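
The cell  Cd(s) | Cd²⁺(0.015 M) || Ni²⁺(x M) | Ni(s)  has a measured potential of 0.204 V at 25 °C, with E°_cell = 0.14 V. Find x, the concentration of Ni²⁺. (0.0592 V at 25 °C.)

From the Nernst equation, log Q = n(E° − E)/0.0592 = 2(0.14 − 0.204)/0.0592 = -2.162, so Q = 0.00688.
With Q = [Cd²⁺]/[Ni²⁺] and the known concentrations, [Ni²⁺] in the denominator gives [Ni²⁺] = 2.2 M.

2.2 M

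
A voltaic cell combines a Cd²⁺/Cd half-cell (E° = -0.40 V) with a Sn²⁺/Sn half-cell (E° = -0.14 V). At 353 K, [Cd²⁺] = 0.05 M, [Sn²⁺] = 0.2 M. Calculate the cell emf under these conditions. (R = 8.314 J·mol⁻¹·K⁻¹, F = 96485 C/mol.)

The Sn²⁺/Sn couple has the higher reduction potential and acts as the cathode, so E°_cell = -0.14 − (-0.40) = 0.26 V.
Balancing electrons gives n = 2; the reaction quotient is Q = [Cd²⁺]/[Sn²⁺] = 0.250.
E = E° − (RT/nF) ln Q = 0.26 − (8.314×353)/(2×96485) × (-1.386) = 0.260 + 0.021 = 0.281 V.

0.281 V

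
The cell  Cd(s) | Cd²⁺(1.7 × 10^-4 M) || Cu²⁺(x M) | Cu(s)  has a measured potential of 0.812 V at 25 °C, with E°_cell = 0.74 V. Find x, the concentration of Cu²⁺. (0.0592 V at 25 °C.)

From the Nernst equation, log Q = n(E° − E)/0.0592 = 2(0.74 − 0.812)/0.0592 = -2.432, so Q = 0.00369.
With Q = [Cd²⁺]/[Cu²⁺] and the known concentrations, [Cu²⁺] in the denominator gives [Cu²⁺] = 0.046 M.

0.046 M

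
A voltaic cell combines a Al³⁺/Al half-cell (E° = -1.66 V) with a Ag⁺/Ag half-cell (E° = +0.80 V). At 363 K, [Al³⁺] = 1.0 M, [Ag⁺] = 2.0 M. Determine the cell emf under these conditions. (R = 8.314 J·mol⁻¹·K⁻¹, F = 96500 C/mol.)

2.48 V

The Ag⁺/Ag couple has the higher reduction potential and acts as the cathode, so E°_cell = +0.80 − (-1.66) = 2.46 V.
Balancing electrons gives n = 3; the reaction quotient is Q = [Al³⁺]/[Ag⁺]^3 = 0.125.
E = E° − (RT/nF) ln Q = 2.46 − (8.314×363)/(3×96500) × (-2.079) = 2.460 + 0.022 = 2.482 V.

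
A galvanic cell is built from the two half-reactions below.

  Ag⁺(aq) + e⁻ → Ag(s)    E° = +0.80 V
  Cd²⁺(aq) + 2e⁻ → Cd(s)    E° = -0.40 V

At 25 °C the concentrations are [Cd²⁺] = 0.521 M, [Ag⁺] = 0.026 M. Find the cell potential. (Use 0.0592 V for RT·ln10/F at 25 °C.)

1.11 V

The Ag⁺/Ag couple has the higher reduction potential and acts as the cathode, so E°_cell = +0.80 − (-0.40) = 1.20 V.
Balancing electrons gives n = 2; the reaction quotient is Q = [Cd²⁺]/[Ag⁺]^2 = 771.
At 25 °C, E = E° − (0.0592/n) log Q = 1.20 − (0.0592/2)(2.887) = 1.200 − 0.085 = 1.115 V.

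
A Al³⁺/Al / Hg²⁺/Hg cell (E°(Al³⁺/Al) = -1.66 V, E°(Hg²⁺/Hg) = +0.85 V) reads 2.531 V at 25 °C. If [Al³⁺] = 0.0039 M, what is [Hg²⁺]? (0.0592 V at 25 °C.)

0.13 M

From the Nernst equation, log Q = n(E° − E)/0.0592 = 6(2.51 − 2.531)/0.0592 = -2.128, so Q = 0.00744.
With Q = [Al³⁺]^2/[Hg²⁺]^3 and the known concentrations, [Hg²⁺]^3 in the denominator gives [Hg²⁺] = 0.13 M.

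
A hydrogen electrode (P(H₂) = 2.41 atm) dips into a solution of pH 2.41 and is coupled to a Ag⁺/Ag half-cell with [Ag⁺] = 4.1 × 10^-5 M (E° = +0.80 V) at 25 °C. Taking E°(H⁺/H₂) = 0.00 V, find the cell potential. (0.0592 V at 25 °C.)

The Ag⁺/Ag couple is the cathode, so E°_cell = 0.80 V; n = 2.
[H⁺] = 10^(−2.41) = 0.0039 M, and Q = [H⁺]^2 / ([Ag⁺]^2·P(H₂)) = 3740.
E = E° − (0.0592/2) log Q = 0.80 − (0.0592/2)(3.572) = 0.694 V.

0.69 V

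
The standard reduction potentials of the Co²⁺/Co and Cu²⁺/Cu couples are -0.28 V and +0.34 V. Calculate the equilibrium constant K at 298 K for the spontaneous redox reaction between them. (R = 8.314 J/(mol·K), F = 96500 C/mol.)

9.4 × 10^20

E°_cell = +0.34 − (-0.28) = 0.62 V, with n = 2 electrons transferred.
At equilibrium E = 0, so the Nernst equation gives ln K = nFE°/RT = (2)(96500)(0.62)/((8.314)(298)) = 48.30.
K = e^48.30 = 9.4 × 10^20.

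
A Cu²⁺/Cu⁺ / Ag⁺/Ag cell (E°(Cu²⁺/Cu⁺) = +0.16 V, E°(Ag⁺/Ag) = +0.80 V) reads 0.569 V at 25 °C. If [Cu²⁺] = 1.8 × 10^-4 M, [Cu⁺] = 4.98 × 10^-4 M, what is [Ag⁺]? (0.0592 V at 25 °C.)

From the Nernst equation, log Q = n(E° − E)/0.0592 = 1(0.64 − 0.569)/0.0592 = 1.199, so Q = 15.8.
With Q = [Cu²⁺]/([Cu⁺]·[Ag⁺]) and the known concentrations, [Ag⁺] in the denominator gives [Ag⁺] = 0.023 M.

0.023 M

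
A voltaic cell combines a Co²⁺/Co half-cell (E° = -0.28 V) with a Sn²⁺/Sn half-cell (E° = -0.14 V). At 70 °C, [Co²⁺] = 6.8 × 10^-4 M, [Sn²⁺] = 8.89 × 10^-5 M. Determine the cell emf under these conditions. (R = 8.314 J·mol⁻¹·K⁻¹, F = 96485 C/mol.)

0.110 V

The Sn²⁺/Sn couple has the higher reduction potential and acts as the cathode, so E°_cell = -0.14 − (-0.28) = 0.14 V.
Balancing electrons gives n = 2; the reaction quotient is Q = [Co²⁺]/[Sn²⁺] = 7.65.
E = E° − (RT/nF) ln Q = 0.14 − (8.314×343)/(2×96485) × (2.035) = 0.140 − 0.030 = 0.110 V.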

■ **Directions**: Copy the lines from the one with "A voltaic cell combines a Co²⁺/Co" through the last line of the material above, exactly as they are and with no others.

■ **Result of this task**:
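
A voltaic cell combines a Co²⁺/Co half-cell (E° = -0.28 V) with a Sn²⁺/Sn half-cell (E° = -0.14 V). At 70 °C, [Co²⁺] = 6.8 × 10^-4 M, [Sn²⁺] = 8.89 × 10^-5 M. Determine the cell emf under these conditions. (R = 8.314 J·mol⁻¹·K⁻¹, F = 96485 C/mol.)

0.110 V

The Sn²⁺/Sn couple has the higher reduction potential and acts as the cathode, so E°_cell = -0.14 − (-0.28) = 0.14 V.
Balancing electrons gives n = 2; the reaction quotient is Q = [Co²⁺]/[Sn²⁺] = 7.65.
E = E° − (RT/nF) ln Q = 0.14 − (8.314×343)/(2×96485) × (2.035) = 0.140 − 0.030 = 0.110 V.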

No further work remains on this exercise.